(TASK DETAILS): Wherever the word "input" occurs in the lines below, copy the whole line.

(RECORDS SUPPLIED):
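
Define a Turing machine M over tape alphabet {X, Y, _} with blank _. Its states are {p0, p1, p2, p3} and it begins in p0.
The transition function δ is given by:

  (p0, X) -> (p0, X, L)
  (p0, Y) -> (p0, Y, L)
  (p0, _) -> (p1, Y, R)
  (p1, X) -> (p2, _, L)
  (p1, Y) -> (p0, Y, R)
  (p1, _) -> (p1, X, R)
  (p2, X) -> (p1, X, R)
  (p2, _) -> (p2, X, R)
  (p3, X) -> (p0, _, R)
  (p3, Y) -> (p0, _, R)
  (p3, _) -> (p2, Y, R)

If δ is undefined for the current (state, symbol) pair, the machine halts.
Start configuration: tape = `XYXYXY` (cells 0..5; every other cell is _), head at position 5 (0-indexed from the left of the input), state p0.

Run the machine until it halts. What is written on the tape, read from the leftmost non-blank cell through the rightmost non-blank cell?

Y_YXYXY

state=p0 head=5 tape=_XYXYX[Y]   (p0,Y)→(p0,Y,L)
state=p0 head=4 tape=_XYXY[X]Y   (p0,X)→(p0,X,L)
state=p0 head=3 tape=_XYX[Y]XY   (p0,Y)→(p0,Y,L)
state=p0 head=2 tape=_XY[X]YXY   (p0,X)→(p0,X,L)
state=p0 head=1 tape=_X[Y]XYXY   (p0,Y)→(p0,Y,L)
state=p0 head=0 tape=_[X]YXYXY   (p0,X)→(p0,X,L)
state=p0 head=-1 tape=[_]XYXYXY   (p0,_)→(p1,Y,R)
state=p1 head=0 tape=Y[X]YXYXY   (p1,X)→(p2,_,L)
state=p2 head=-1 tape=[Y]_YXYXY
The non-blank tape span at halt is Y_YXYXY.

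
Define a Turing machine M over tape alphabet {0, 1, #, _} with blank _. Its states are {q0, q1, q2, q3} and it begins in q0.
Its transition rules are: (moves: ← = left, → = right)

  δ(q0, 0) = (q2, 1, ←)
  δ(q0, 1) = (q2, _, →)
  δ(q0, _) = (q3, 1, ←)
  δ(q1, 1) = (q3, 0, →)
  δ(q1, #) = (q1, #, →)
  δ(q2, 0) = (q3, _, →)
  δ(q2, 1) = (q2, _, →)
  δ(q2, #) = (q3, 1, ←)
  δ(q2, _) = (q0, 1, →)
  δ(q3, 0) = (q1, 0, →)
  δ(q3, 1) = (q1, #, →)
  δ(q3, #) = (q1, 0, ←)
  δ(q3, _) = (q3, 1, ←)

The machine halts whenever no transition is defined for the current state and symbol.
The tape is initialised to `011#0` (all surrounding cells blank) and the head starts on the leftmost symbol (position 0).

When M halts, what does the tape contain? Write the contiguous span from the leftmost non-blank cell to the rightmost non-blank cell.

#0#0#0

state=q0 head=0 tape=_[0]11#0   (q0,0)→(q2,1,←)
state=q2 head=-1 tape=[_]111#0   (q2,_)→(q0,1,→)
state=q0 head=0 tape=1[1]11#0   (q0,1)→(q2,_,→)
state=q2 head=1 tape=1_[1]1#0   (q2,1)→(q2,_,→)
state=q2 head=2 tape=1__[1]#0   (q2,1)→(q2,_,→)
state=q2 head=3 tape=1___[#]0   (q2,#)→(q3,1,←)
state=q3 head=2 tape=1__[_]10   (q3,_)→(q3,1,←)
state=q3 head=1 tape=1_[_]110   (q3,_)→(q3,1,←)
state=q3 head=0 tape=1[_]1110   (q3,_)→(q3,1,←)
state=q3 head=-1 tape=[1]11110   (q3,1)→(q1,#,→)
state=q1 head=0 tape=#[1]1110   (q1,1)→(q3,0,→)
state=q3 head=1 tape=#0[1]110   (q3,1)→(q1,#,→)
state=q1 head=2 tape=#0#[1]10   (q1,1)→(q3,0,→)
state=q3 head=3 tape=#0#0[1]0   (q3,1)→(q1,#,→)
state=q1 head=4 tape=#0#0#[0]
The non-blank tape span at halt is #0#0#0.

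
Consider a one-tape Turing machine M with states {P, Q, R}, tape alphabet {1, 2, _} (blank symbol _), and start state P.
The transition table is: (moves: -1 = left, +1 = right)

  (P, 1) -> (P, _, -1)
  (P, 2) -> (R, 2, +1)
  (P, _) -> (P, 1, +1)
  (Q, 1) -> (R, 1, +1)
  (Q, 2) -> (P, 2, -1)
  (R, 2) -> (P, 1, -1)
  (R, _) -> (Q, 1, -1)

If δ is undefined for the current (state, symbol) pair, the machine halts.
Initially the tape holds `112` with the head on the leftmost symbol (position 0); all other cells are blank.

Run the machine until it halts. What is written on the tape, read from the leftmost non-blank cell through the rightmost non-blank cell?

P | ___[1]12_   read 1 → write _, move -1, go to P
P | __[_]_12_   read _ → write 1, move +1, go to P
P | __1[_]12_   read _ → write 1, move +1, go to P
P | __11[1]2_   read 1 → write _, move -1, go to P
P | __1[1]_2_   read 1 → write _, move -1, go to P
P | __[1]__2_   read 1 → write _, move -1, go to P
P | _[_]___2_   read _ → write 1, move +1, go to P
P | _1[_]__2_   read _ → write 1, move +1, go to P
P | _11[_]_2_   read _ → write 1, move +1, go to P
P | _111[_]2_   read _ → write 1, move +1, go to P
P | _1111[2]_   read 2 → write 2, move +1, go to R
R | _11112[_]   read _ → write 1, move -1, go to Q
Q | _1111[2]1   read 2 → write 2, move -1, go to P
P | _111[1]21   read 1 → write _, move -1, go to P
P | _11[1]_21   read 1 → write _, move -1, go to P
P | _1[1]__21   read 1 → write _, move -1, go to P
P | _[1]___21   read 1 → write _, move -1, go to P
P | [_]____21   read _ → write 1, move +1, go to P
P | 1[_]___21   read _ → write 1, move +1, go to P
P | 11[_]__21   read _ → write 1, move +1, go to P
P | 111[_]_21   read _ → write 1, move +1, go to P
P | 1111[_]21   read _ → write 1, move +1, go to P
P | 11111[2]1   read 2 → write 2, move +1, go to R
R | 111112[1]
The non-blank tape span at halt is 1111121.

1111121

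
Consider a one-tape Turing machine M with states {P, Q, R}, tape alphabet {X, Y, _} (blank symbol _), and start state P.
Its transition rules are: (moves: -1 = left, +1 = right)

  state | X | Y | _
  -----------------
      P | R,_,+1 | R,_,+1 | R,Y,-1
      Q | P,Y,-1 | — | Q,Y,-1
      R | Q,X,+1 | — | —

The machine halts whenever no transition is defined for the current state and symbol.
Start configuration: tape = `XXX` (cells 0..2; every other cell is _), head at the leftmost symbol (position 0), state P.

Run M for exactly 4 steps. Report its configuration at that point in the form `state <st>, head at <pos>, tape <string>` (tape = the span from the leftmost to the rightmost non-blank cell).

state R, head at 2, tape Y

P | [X]XX   read X → write _, move +1, go to R
R | _[X]X   read X → write X, move +1, go to Q
Q | _X[X]   read X → write Y, move -1, go to P
P | _[X]Y   read X → write _, move +1, go to R
R | __[Y]
After 4 steps: state R, head at 2, tape Y.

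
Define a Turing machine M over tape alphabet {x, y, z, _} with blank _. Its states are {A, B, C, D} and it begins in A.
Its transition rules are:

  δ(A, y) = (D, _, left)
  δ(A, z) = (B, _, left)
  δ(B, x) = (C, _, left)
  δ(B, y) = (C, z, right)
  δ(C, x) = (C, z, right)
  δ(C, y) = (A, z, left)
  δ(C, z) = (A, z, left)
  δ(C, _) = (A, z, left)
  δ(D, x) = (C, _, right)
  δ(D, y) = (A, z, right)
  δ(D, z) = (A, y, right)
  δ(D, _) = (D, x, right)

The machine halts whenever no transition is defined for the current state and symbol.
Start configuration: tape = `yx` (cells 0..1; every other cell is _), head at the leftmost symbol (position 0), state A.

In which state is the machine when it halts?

A

state=A head=0 tape=_[y]x_   (A,y)→(D,_,left)
state=D head=-1 tape=[_]_x_   (D,_)→(D,x,right)
state=D head=0 tape=x[_]x_   (D,_)→(D,x,right)
state=D head=1 tape=xx[x]_   (D,x)→(C,_,right)
state=C head=2 tape=xx_[_]   (C,_)→(A,z,left)
state=A head=1 tape=xx[_]z
No transition is defined for (A, _); M halts in state A.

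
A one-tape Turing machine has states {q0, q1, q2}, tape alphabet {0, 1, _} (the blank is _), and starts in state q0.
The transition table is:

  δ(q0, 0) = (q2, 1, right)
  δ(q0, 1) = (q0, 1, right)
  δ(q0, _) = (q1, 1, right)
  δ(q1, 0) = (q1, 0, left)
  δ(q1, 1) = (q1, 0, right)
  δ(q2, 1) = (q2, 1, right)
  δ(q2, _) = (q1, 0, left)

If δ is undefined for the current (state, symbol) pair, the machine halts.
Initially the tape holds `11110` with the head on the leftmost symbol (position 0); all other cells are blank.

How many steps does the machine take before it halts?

state=q0 head=0 tape=_[1]1110_   (q0,1)→(q0,1,right)
state=q0 head=1 tape=_1[1]110_   (q0,1)→(q0,1,right)
state=q0 head=2 tape=_11[1]10_   (q0,1)→(q0,1,right)
state=q0 head=3 tape=_111[1]0_   (q0,1)→(q0,1,right)
state=q0 head=4 tape=_1111[0]_   (q0,0)→(q2,1,right)
state=q2 head=5 tape=_11111[_]   (q2,_)→(q1,0,left)
state=q1 head=4 tape=_1111[1]0   (q1,1)→(q1,0,right)
state=q1 head=5 tape=_11110[0]   (q1,0)→(q1,0,left)
state=q1 head=4 tape=_1111[0]0   (q1,0)→(q1,0,left)
state=q1 head=3 tape=_111[1]00   (q1,1)→(q1,0,right)
state=q1 head=4 tape=_1110[0]0   (q1,0)→(q1,0,left)
state=q1 head=3 tape=_111[0]00   (q1,0)→(q1,0,left)
state=q1 head=2 tape=_11[1]000   (q1,1)→(q1,0,right)
state=q1 head=3 tape=_110[0]00   (q1,0)→(q1,0,left)
state=q1 head=2 tape=_11[0]000   (q1,0)→(q1,0,left)
state=q1 head=1 tape=_1[1]0000   (q1,1)→(q1,0,right)
state=q1 head=2 tape=_10[0]000   (q1,0)→(q1,0,left)
state=q1 head=1 tape=_1[0]0000   (q1,0)→(q1,0,left)
state=q1 head=0 tape=_[1]00000   (q1,1)→(q1,0,right)
state=q1 head=1 tape=_0[0]0000   (q1,0)→(q1,0,left)
state=q1 head=0 tape=_[0]00000   (q1,0)→(q1,0,left)
state=q1 head=-1 tape=[_]000000
M halts after 21 transitions.

21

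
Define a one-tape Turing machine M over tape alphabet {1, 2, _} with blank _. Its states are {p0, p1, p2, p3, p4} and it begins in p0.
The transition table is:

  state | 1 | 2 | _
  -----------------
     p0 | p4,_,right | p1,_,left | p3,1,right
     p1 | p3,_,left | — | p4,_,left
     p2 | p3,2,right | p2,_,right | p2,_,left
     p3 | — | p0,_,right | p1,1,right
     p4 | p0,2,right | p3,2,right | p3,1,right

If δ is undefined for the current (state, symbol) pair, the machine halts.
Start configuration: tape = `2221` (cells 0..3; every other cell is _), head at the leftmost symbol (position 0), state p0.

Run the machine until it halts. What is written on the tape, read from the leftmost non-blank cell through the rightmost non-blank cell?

state=p0 head=0 tape=__[2]221   (p0,2)→(p1,_,left)
state=p1 head=-1 tape=_[_]_221   (p1,_)→(p4,_,left)
state=p4 head=-2 tape=[_]__221   (p4,_)→(p3,1,right)
state=p3 head=-1 tape=1[_]_221   (p3,_)→(p1,1,right)
state=p1 head=0 tape=11[_]221   (p1,_)→(p4,_,left)
state=p4 head=-1 tape=1[1]_221   (p4,1)→(p0,2,right)
state=p0 head=0 tape=12[_]221   (p0,_)→(p3,1,right)
state=p3 head=1 tape=121[2]21   (p3,2)→(p0,_,right)
state=p0 head=2 tape=121_[2]1   (p0,2)→(p1,_,left)
state=p1 head=1 tape=121[_]_1   (p1,_)→(p4,_,left)
state=p4 head=0 tape=12[1]__1   (p4,1)→(p0,2,right)
state=p0 head=1 tape=122[_]_1   (p0,_)→(p3,1,right)
state=p3 head=2 tape=1221[_]1   (p3,_)→(p1,1,right)
state=p1 head=3 tape=12211[1]   (p1,1)→(p3,_,left)
state=p3 head=2 tape=1221[1]_
The non-blank tape span at halt is 12211.

12211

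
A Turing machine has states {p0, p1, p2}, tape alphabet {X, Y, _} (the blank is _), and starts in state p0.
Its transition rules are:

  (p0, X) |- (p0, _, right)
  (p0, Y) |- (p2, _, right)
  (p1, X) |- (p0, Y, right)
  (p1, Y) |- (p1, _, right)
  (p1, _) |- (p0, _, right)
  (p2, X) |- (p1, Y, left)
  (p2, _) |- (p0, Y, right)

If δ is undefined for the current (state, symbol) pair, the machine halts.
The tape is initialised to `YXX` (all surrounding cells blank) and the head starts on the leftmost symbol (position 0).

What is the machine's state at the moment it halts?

p0

p0 | [Y]XX__   read Y → write _, move right, go to p2
p2 | _[X]X__   read X → write Y, move left, go to p1
p1 | [_]YX__   read _ → write _, move right, go to p0
p0 | _[Y]X__   read Y → write _, move right, go to p2
p2 | __[X]__   read X → write Y, move left, go to p1
p1 | _[_]Y__   read _ → write _, move right, go to p0
p0 | __[Y]__   read Y → write _, move right, go to p2
p2 | ___[_]_   read _ → write Y, move right, go to p0
p0 | ___Y[_]
No transition is defined for (p0, _); M halts in state p0.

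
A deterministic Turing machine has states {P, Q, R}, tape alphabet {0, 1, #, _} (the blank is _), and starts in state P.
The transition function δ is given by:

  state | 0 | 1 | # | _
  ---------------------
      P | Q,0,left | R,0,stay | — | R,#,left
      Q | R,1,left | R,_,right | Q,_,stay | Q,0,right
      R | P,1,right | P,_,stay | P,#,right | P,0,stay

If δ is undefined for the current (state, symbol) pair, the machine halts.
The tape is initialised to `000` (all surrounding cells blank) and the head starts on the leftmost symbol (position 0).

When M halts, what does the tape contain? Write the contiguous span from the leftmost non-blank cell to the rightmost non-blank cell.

111##

P | _[0]00_   read 0 → write 0, move left, go to Q
Q | [_]000_   read _ → write 0, move right, go to Q
Q | 0[0]00_   read 0 → write 1, move left, go to R
R | [0]100_   read 0 → write 1, move right, go to P
P | 1[1]00_   read 1 → write 0, move stay, go to R
R | 1[0]00_   read 0 → write 1, move right, go to P
P | 11[0]0_   read 0 → write 0, move left, go to Q
Q | 1[1]00_   read 1 → write _, move right, go to R
R | 1_[0]0_   read 0 → write 1, move right, go to P
P | 1_1[0]_   read 0 → write 0, move left, go to Q
Q | 1_[1]0_   read 1 → write _, move right, go to R
R | 1__[0]_   read 0 → write 1, move right, go to P
P | 1__1[_]   read _ → write #, move left, go to R
R | 1__[1]#   read 1 → write _, move stay, go to P
P | 1__[_]#   read _ → write #, move left, go to R
R | 1_[_]##   read _ → write 0, move stay, go to P
P | 1_[0]##   read 0 → write 0, move left, go to Q
Q | 1[_]0##   read _ → write 0, move right, go to Q
Q | 10[0]##   read 0 → write 1, move left, go to R
R | 1[0]1##   read 0 → write 1, move right, go to P
P | 11[1]##   read 1 → write 0, move stay, go to R
R | 11[0]##   read 0 → write 1, move right, go to P
P | 111[#]#
The non-blank tape span at halt is 111##.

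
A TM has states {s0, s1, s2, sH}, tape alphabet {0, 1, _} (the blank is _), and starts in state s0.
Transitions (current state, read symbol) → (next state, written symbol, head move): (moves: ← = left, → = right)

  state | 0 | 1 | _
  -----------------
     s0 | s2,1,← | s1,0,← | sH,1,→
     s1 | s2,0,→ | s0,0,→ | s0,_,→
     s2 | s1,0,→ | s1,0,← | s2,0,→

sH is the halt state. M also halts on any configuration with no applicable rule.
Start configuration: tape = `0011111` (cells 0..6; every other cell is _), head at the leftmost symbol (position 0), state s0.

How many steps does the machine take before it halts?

state=s0 head=0 tape=_[0]011111___   (s0,0)→(s2,1,←)
state=s2 head=-1 tape=[_]1011111___   (s2,_)→(s2,0,→)
state=s2 head=0 tape=0[1]011111___   (s2,1)→(s1,0,←)
state=s1 head=-1 tape=[0]0011111___   (s1,0)→(s2,0,→)
state=s2 head=0 tape=0[0]011111___   (s2,0)→(s1,0,→)
state=s1 head=1 tape=00[0]11111___   (s1,0)→(s2,0,→)
state=s2 head=2 tape=000[1]1111___   (s2,1)→(s1,0,←)
state=s1 head=1 tape=00[0]01111___   (s1,0)→(s2,0,→)
state=s2 head=2 tape=000[0]1111___   (s2,0)→(s1,0,→)
state=s1 head=3 tape=0000[1]111___   (s1,1)→(s0,0,→)
state=s0 head=4 tape=00000[1]11___   (s0,1)→(s1,0,←)
state=s1 head=3 tape=0000[0]011___   (s1,0)→(s2,0,→)
state=s2 head=4 tape=00000[0]11___   (s2,0)→(s1,0,→)
state=s1 head=5 tape=000000[1]1___   (s1,1)→(s0,0,→)
state=s0 head=6 tape=0000000[1]___   (s0,1)→(s1,0,←)
state=s1 head=5 tape=000000[0]0___   (s1,0)→(s2,0,→)
state=s2 head=6 tape=0000000[0]___   (s2,0)→(s1,0,→)
state=s1 head=7 tape=00000000[_]__   (s1,_)→(s0,_,→)
state=s0 head=8 tape=00000000_[_]_   (s0,_)→(sH,1,→)
state=sH head=9 tape=00000000_1[_]
M halts after 19 transitions.

19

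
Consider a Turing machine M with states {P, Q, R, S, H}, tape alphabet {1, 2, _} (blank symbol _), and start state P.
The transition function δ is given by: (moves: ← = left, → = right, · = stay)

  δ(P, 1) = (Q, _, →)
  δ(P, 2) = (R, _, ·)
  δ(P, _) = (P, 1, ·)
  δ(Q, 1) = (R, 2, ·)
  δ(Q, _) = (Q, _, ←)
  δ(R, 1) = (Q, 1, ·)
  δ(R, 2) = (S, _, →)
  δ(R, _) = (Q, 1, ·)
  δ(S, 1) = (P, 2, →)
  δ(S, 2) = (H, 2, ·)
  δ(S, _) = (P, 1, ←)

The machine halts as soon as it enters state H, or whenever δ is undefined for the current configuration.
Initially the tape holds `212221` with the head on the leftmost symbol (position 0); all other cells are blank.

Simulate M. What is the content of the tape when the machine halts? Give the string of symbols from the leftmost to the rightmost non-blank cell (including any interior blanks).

P | [2]12221   read 2 → write _, move ·, go to R
R | [_]12221   read _ → write 1, move ·, go to Q
Q | [1]12221   read 1 → write 2, move ·, go to R
R | [2]12221   read 2 → write _, move →, go to S
S | _[1]2221   read 1 → write 2, move →, go to P
P | _2[2]221   read 2 → write _, move ·, go to R
R | _2[_]221   read _ → write 1, move ·, go to Q
Q | _2[1]221   read 1 → write 2, move ·, go to R
R | _2[2]221   read 2 → write _, move →, go to S
S | _2_[2]21   read 2 → write 2, move ·, go to H
H | _2_[2]21
The non-blank tape span at halt is 2_221.

2_221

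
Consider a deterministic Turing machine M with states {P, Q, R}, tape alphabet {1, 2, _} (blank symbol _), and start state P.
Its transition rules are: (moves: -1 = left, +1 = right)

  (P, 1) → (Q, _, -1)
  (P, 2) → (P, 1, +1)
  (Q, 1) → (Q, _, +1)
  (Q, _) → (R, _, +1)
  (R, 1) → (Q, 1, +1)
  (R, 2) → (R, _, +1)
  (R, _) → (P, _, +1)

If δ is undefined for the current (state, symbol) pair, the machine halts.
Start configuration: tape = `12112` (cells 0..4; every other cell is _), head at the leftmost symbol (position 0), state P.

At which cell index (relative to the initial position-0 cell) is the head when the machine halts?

state=P head=0 tape=_[1]2112   (P,1)→(Q,_,-1)
state=Q head=-1 tape=[_]_2112   (Q,_)→(R,_,+1)
state=R head=0 tape=_[_]2112   (R,_)→(P,_,+1)
state=P head=1 tape=__[2]112   (P,2)→(P,1,+1)
state=P head=2 tape=__1[1]12   (P,1)→(Q,_,-1)
state=Q head=1 tape=__[1]_12   (Q,1)→(Q,_,+1)
state=Q head=2 tape=___[_]12   (Q,_)→(R,_,+1)
state=R head=3 tape=____[1]2   (R,1)→(Q,1,+1)
state=Q head=4 tape=____1[2]
At halt the head is at cell 4.

4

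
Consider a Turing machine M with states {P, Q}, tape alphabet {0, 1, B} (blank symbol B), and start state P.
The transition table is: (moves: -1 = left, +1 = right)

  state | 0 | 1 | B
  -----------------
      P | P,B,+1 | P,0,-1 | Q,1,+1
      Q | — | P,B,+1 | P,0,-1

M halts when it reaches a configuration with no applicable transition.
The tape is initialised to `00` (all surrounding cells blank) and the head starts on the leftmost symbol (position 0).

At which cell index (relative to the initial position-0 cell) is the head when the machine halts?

2

state=P head=0 tape=[0]0BB   (P,0)→(P,B,+1)
state=P head=1 tape=B[0]BB   (P,0)→(P,B,+1)
state=P head=2 tape=BB[B]B   (P,B)→(Q,1,+1)
state=Q head=3 tape=BB1[B]   (Q,B)→(P,0,-1)
state=P head=2 tape=BB[1]0   (P,1)→(P,0,-1)
state=P head=1 tape=B[B]00   (P,B)→(Q,1,+1)
state=Q head=2 tape=B1[0]0
At halt the head is at cell 2.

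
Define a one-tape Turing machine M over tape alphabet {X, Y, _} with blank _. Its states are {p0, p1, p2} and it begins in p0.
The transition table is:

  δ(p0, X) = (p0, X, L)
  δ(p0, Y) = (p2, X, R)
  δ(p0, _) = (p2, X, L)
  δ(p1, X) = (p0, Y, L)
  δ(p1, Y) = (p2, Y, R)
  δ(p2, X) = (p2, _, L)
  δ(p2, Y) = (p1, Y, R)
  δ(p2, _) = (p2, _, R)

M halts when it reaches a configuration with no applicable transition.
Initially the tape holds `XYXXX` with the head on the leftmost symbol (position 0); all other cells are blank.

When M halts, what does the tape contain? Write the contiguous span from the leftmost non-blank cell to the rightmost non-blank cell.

state=p0 head=0 tape=__[X]YXXX_   (p0,X)→(p0,X,L)
state=p0 head=-1 tape=_[_]XYXXX_   (p0,_)→(p2,X,L)
state=p2 head=-2 tape=[_]XXYXXX_   (p2,_)→(p2,_,R)
state=p2 head=-1 tape=_[X]XYXXX_   (p2,X)→(p2,_,L)
state=p2 head=-2 tape=[_]_XYXXX_   (p2,_)→(p2,_,R)
state=p2 head=-1 tape=_[_]XYXXX_   (p2,_)→(p2,_,R)
state=p2 head=0 tape=__[X]YXXX_   (p2,X)→(p2,_,L)
state=p2 head=-1 tape=_[_]_YXXX_   (p2,_)→(p2,_,R)
state=p2 head=0 tape=__[_]YXXX_   (p2,_)→(p2,_,R)
state=p2 head=1 tape=___[Y]XXX_   (p2,Y)→(p1,Y,R)
state=p1 head=2 tape=___Y[X]XX_   (p1,X)→(p0,Y,L)
state=p0 head=1 tape=___[Y]YXX_   (p0,Y)→(p2,X,R)
state=p2 head=2 tape=___X[Y]XX_   (p2,Y)→(p1,Y,R)
state=p1 head=3 tape=___XY[X]X_   (p1,X)→(p0,Y,L)
state=p0 head=2 tape=___X[Y]YX_   (p0,Y)→(p2,X,R)
state=p2 head=3 tape=___XX[Y]X_   (p2,Y)→(p1,Y,R)
state=p1 head=4 tape=___XXY[X]_   (p1,X)→(p0,Y,L)
state=p0 head=3 tape=___XX[Y]Y_   (p0,Y)→(p2,X,R)
state=p2 head=4 tape=___XXX[Y]_   (p2,Y)→(p1,Y,R)
state=p1 head=5 tape=___XXXY[_]
The non-blank tape span at halt is XXXY.

XXXY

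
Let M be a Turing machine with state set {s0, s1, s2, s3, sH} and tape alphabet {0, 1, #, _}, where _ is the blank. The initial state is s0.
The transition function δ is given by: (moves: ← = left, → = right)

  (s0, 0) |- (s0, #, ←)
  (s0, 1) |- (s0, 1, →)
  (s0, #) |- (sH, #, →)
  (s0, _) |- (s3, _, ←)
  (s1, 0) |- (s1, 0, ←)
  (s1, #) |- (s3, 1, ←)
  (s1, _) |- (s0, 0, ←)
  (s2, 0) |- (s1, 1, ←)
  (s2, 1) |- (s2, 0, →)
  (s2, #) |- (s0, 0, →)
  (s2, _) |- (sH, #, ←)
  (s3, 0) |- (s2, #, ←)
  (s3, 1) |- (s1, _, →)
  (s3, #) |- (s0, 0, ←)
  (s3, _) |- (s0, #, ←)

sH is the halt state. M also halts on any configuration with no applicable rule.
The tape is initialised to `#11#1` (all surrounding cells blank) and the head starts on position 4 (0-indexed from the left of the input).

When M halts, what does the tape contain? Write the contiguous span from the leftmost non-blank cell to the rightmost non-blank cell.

s0 | #11#[1]_   read 1 → write 1, move →, go to s0
s0 | #11#1[_]   read _ → write _, move ←, go to s3
s3 | #11#[1]_   read 1 → write _, move →, go to s1
s1 | #11#_[_]   read _ → write 0, move ←, go to s0
s0 | #11#[_]0   read _ → write _, move ←, go to s3
s3 | #11[#]_0   read # → write 0, move ←, go to s0
s0 | #1[1]0_0   read 1 → write 1, move →, go to s0
s0 | #11[0]_0   read 0 → write #, move ←, go to s0
s0 | #1[1]#_0   read 1 → write 1, move →, go to s0
s0 | #11[#]_0   read # → write #, move →, go to sH
sH | #11#[_]0
The non-blank tape span at halt is #11#_0.

#11#_0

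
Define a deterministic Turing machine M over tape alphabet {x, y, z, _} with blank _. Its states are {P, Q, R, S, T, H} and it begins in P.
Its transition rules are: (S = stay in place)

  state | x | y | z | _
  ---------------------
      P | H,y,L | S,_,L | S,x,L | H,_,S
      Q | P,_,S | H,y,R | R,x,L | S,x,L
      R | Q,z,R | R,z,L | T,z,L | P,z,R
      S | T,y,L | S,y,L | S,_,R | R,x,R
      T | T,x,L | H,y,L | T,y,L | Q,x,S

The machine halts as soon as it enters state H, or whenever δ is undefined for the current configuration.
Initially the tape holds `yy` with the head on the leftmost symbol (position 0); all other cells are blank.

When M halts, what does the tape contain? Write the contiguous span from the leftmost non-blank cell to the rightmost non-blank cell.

state=P head=0 tape=_[y]y__   (P,y)→(S,_,L)
state=S head=-1 tape=[_]_y__   (S,_)→(R,x,R)
state=R head=0 tape=x[_]y__   (R,_)→(P,z,R)
state=P head=1 tape=xz[y]__   (P,y)→(S,_,L)
state=S head=0 tape=x[z]___   (S,z)→(S,_,R)
state=S head=1 tape=x_[_]__   (S,_)→(R,x,R)
state=R head=2 tape=x_x[_]_   (R,_)→(P,z,R)
state=P head=3 tape=x_xz[_]   (P,_)→(H,_,S)
state=H head=3 tape=x_xz[_]
The non-blank tape span at halt is x_xz.

x_xz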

(TASK SOLUTION):
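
Start configuration: tape = `XYXYXY` (cells 0..5; every other cell is _), head at position 5 (0-indexed from the left of the input), state p0.
The tape is initialised to `#11#1` (all surrounding cells blank) and the head starts on position 4 (0-indexed from the left of the input).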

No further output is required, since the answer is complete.